* **What the task requires**
In the data below, find the line containing "Following a 500", then set down that line and every later line up to and including the line containing "The terminal elimination", exactly.

* **Entries shown**
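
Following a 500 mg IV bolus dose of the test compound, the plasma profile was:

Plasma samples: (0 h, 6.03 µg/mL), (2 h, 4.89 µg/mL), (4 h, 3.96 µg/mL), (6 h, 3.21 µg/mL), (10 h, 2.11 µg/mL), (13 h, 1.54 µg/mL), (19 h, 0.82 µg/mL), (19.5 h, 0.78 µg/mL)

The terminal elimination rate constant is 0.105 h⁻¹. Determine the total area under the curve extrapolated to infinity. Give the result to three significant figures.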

* * *

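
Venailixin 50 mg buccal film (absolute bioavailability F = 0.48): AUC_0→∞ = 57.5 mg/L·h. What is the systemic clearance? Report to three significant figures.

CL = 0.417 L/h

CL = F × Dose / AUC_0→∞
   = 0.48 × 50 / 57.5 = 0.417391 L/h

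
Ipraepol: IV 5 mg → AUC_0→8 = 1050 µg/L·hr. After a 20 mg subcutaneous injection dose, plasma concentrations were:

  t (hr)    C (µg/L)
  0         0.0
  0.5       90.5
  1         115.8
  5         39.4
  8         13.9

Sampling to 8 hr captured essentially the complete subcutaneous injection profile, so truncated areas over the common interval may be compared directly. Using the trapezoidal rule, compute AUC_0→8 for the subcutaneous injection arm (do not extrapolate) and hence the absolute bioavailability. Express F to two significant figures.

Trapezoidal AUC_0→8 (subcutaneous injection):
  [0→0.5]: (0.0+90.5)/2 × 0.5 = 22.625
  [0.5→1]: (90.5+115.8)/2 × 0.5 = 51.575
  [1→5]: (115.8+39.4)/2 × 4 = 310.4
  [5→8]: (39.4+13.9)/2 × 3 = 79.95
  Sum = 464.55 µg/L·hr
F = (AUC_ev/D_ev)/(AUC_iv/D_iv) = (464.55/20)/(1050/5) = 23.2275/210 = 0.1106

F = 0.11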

* * *

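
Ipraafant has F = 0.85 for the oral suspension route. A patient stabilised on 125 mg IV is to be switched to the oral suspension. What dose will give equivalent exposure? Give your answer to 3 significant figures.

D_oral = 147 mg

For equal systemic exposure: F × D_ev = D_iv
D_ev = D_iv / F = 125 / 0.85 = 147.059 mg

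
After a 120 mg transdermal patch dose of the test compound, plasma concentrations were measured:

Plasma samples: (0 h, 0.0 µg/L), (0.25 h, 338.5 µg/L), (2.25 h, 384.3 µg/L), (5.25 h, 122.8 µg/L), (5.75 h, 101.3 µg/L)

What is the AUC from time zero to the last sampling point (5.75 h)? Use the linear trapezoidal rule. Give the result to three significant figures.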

* **Your solution**
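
Following a 500 mg IV bolus dose of the test compound, the plasma profile was:

Plasma samples: (0 h, 6.03 µg/mL), (2 h, 4.89 µg/mL), (4 h, 3.96 µg/mL), (6 h, 3.21 µg/mL), (10 h, 2.11 µg/mL), (13 h, 1.54 µg/mL), (19 h, 0.82 µg/mL), (19.5 h, 0.78 µg/mL)

The terminal elimination rate constant is 0.105 h⁻¹. Determine the total area under the curve extrapolated to infinity. Give the result to three significant figures.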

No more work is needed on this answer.